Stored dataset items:

Content starts

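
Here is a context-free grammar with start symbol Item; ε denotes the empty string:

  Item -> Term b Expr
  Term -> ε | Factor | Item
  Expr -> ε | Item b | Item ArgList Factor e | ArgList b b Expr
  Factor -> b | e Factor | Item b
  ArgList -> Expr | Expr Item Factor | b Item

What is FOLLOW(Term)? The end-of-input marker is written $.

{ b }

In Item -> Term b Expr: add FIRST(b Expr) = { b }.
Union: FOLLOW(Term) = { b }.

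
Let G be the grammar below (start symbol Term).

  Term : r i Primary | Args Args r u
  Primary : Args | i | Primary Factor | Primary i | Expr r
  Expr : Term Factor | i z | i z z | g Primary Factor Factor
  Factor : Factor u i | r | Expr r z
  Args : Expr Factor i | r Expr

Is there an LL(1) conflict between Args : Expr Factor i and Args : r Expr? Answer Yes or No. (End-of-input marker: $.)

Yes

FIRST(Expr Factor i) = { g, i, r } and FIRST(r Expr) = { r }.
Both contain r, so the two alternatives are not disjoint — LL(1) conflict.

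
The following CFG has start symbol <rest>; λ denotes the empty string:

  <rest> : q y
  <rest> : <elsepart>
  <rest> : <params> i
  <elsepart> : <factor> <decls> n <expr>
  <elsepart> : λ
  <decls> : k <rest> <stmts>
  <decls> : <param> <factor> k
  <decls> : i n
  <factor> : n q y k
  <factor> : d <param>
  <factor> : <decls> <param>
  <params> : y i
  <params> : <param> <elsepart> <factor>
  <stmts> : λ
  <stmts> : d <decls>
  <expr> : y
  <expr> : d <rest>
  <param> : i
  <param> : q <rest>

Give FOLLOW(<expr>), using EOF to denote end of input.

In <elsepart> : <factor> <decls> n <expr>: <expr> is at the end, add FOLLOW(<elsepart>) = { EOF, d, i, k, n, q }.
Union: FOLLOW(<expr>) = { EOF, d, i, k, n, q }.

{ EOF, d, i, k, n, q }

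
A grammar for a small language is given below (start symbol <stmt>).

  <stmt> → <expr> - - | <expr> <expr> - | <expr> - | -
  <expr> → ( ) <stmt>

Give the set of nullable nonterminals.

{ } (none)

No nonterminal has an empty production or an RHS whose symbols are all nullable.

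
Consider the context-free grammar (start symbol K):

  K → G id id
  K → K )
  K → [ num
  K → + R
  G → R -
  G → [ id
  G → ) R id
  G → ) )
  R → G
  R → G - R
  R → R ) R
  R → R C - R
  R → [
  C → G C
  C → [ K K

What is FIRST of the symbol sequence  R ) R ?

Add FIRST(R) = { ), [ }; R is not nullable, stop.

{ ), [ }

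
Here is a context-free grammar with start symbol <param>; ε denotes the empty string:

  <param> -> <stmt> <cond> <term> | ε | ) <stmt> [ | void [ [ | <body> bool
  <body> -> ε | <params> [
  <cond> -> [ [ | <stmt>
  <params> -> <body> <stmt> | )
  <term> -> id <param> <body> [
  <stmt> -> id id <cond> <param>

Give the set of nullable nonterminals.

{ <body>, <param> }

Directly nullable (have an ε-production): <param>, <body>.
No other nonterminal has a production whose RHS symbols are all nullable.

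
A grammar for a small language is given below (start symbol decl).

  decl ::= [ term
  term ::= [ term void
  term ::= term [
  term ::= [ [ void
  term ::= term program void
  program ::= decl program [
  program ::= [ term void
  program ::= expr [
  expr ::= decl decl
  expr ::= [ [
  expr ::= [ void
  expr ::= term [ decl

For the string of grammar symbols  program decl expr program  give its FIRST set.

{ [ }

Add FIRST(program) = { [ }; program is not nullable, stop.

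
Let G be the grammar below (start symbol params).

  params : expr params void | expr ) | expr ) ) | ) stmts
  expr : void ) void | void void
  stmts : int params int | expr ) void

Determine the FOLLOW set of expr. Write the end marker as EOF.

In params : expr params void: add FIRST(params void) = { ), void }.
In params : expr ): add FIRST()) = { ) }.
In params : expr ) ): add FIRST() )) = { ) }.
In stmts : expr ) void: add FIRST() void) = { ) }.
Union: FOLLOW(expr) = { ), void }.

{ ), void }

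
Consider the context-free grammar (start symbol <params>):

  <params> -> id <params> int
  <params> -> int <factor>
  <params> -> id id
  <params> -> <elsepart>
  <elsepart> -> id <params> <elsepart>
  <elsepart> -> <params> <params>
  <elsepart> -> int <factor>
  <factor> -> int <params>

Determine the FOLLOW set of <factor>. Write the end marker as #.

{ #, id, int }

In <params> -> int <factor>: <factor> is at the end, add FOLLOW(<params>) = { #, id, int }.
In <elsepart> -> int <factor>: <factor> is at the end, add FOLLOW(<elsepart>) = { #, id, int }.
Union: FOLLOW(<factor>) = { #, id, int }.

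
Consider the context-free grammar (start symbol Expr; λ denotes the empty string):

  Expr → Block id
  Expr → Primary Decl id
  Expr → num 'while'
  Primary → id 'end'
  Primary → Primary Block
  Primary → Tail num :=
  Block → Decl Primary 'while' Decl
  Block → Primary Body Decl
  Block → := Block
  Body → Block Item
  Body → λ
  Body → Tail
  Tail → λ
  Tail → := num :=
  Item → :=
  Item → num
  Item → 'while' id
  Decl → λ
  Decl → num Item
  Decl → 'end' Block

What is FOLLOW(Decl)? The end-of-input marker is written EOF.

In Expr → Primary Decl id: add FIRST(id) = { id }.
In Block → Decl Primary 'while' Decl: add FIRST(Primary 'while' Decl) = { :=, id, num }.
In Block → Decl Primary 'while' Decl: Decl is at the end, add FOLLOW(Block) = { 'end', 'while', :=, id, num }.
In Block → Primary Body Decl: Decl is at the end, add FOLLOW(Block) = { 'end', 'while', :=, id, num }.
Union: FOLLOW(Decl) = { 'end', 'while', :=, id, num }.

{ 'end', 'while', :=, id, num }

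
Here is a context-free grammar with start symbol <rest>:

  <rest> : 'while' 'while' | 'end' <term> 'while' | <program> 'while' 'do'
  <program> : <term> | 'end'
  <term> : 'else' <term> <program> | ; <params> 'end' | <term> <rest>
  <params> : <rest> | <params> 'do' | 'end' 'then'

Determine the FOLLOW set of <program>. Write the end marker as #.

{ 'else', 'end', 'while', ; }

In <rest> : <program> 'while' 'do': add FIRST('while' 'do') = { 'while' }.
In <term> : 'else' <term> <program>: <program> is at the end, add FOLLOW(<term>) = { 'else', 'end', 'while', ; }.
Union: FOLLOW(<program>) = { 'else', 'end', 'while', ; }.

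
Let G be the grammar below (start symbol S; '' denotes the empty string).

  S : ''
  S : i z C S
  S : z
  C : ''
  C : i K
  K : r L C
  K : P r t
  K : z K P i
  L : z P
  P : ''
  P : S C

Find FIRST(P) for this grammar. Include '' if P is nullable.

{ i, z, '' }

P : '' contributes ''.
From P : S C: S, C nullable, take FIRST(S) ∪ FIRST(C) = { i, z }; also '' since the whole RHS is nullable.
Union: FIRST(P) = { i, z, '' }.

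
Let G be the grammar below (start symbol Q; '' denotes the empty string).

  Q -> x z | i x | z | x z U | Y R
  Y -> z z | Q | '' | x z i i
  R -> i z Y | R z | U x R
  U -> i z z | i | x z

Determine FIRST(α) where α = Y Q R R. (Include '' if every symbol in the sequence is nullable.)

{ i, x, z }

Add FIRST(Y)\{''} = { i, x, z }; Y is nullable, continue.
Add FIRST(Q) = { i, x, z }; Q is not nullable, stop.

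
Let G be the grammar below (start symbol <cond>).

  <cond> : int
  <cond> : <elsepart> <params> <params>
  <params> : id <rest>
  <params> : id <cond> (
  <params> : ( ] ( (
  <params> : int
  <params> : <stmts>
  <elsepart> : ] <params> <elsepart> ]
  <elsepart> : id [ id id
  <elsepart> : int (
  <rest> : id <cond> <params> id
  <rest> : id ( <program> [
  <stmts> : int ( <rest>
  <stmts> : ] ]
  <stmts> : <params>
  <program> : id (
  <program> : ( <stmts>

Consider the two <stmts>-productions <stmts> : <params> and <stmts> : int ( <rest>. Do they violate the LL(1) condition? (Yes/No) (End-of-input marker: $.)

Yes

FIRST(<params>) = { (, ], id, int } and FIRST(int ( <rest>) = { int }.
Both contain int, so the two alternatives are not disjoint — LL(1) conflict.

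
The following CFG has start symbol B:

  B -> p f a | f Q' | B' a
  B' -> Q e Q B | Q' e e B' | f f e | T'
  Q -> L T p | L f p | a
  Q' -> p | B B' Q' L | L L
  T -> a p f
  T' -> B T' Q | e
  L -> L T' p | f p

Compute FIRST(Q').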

Content ends
Content starts

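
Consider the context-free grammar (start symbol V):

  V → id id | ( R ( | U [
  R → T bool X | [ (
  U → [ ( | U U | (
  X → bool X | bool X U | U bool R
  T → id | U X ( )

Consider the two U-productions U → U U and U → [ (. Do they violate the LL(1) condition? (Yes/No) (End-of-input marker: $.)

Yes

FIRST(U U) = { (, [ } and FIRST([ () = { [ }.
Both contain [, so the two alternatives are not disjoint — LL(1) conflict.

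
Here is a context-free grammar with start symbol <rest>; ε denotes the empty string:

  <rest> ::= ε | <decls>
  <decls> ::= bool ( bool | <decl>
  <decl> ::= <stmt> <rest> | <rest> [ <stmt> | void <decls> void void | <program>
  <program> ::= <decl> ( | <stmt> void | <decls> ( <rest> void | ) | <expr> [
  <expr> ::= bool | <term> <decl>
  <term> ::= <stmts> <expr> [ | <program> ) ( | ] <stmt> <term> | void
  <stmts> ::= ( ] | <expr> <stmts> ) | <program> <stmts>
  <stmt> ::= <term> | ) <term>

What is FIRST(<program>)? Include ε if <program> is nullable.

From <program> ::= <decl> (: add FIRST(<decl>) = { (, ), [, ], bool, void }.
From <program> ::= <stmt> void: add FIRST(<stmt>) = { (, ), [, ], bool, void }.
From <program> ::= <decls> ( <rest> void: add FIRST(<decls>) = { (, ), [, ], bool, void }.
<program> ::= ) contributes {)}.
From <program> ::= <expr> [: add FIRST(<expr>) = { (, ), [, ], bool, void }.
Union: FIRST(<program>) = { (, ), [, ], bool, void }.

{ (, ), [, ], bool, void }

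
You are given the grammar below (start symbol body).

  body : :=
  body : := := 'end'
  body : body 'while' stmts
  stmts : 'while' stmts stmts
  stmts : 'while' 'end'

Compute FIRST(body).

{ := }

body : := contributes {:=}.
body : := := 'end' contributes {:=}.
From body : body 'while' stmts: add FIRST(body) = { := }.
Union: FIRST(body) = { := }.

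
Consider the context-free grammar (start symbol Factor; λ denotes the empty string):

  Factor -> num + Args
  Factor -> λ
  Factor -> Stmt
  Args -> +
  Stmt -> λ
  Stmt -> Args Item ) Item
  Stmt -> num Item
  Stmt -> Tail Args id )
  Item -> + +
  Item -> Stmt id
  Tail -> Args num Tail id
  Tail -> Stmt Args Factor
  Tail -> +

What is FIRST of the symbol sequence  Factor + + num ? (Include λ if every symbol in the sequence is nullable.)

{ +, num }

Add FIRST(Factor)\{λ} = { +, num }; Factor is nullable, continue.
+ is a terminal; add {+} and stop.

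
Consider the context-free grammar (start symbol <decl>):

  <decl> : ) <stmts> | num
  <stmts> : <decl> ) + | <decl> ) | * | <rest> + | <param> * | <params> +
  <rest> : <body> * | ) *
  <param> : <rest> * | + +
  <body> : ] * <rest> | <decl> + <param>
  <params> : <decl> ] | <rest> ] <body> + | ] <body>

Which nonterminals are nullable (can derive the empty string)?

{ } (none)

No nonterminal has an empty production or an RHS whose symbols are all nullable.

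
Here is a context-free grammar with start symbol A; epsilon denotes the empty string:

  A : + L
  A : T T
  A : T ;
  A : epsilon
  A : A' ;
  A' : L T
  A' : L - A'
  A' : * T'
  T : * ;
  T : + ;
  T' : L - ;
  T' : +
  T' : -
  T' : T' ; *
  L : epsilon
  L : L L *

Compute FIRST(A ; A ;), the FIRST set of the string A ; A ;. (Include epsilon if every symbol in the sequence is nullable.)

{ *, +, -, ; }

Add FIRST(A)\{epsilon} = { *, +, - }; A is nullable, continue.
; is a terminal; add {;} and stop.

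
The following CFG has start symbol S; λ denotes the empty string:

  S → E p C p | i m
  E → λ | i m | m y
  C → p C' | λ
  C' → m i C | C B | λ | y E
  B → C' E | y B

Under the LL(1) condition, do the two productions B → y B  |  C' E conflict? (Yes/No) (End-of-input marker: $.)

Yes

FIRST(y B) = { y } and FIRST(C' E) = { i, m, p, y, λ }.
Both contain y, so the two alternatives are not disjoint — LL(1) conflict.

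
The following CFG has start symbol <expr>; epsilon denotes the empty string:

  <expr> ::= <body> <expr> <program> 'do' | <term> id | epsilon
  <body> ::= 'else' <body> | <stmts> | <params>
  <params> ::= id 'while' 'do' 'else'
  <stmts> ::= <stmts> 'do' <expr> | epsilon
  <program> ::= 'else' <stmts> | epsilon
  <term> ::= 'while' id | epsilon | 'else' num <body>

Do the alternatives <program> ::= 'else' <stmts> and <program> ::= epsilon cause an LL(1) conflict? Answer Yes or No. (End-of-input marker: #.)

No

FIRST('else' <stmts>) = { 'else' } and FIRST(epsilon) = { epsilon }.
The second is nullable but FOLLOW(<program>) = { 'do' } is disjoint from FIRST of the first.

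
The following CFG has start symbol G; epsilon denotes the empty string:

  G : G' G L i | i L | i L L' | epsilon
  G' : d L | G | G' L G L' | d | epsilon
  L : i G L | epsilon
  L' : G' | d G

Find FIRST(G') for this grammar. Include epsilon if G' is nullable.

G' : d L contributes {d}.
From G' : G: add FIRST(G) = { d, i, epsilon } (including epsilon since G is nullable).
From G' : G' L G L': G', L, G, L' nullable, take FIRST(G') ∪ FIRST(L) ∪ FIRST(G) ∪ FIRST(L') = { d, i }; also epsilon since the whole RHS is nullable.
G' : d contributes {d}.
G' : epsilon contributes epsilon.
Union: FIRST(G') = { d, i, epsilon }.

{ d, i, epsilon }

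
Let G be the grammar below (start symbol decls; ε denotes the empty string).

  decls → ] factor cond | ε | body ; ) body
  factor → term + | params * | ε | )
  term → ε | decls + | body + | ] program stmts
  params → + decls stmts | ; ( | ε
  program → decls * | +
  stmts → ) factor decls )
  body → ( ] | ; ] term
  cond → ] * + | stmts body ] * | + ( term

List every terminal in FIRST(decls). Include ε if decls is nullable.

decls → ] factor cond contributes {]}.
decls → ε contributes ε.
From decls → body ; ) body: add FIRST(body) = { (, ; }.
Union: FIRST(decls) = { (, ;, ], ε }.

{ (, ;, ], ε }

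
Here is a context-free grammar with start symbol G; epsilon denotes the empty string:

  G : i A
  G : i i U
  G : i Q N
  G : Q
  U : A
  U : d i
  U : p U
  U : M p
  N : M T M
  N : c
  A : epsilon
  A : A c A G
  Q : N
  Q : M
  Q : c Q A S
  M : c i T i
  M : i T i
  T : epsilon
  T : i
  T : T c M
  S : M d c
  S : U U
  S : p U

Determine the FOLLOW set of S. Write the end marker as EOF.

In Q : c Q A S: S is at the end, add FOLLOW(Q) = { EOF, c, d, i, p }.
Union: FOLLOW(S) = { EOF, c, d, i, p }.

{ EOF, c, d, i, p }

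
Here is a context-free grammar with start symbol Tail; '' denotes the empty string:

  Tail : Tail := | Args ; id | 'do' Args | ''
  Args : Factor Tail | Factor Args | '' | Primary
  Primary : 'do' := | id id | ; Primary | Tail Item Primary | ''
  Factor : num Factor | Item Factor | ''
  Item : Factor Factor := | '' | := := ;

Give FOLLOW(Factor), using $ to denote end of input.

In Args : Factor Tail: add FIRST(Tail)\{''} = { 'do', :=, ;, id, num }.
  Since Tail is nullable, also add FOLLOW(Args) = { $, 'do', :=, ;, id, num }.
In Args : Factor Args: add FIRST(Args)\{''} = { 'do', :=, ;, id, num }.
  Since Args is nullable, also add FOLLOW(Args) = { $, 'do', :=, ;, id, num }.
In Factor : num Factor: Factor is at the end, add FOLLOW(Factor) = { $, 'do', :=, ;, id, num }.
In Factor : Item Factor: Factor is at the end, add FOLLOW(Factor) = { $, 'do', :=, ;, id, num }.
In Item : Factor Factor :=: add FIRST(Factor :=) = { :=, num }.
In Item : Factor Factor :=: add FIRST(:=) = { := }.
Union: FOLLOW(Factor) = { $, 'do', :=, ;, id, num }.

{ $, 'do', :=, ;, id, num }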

Content ends

### [Work to complete]
In the data above, which lines lie between the line with "Here is a context-free grammar with start symbol Item;" and the line with "Expr : Term", inclusive? Print those lines exactly and nothing else.

### [Answer area]
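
Here is a context-free grammar with start symbol Item; ε denotes the empty string:

  Item -> Term b Expr
  Term -> ε | Factor | Item
  Expr -> ε | Item b | Item ArgList Factor e | ArgList b b Expr
  Factor -> b | e Factor | Item b
  ArgList -> Expr | Expr Item Factor | b Item

What is FOLLOW(Term)? The end-of-input marker is written $.

{ b }

In Item -> Term b Expr: add FIRST(b Expr) = { b }.
Union: FOLLOW(Term) = { b }.

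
Let G be the grammar below (start symbol Term).

  Term : r i Primary | Args Args r u
  Primary : Args | i | Primary Factor | Primary i | Expr r
  Expr : Term Factor | i z | i z z | g Primary Factor Factor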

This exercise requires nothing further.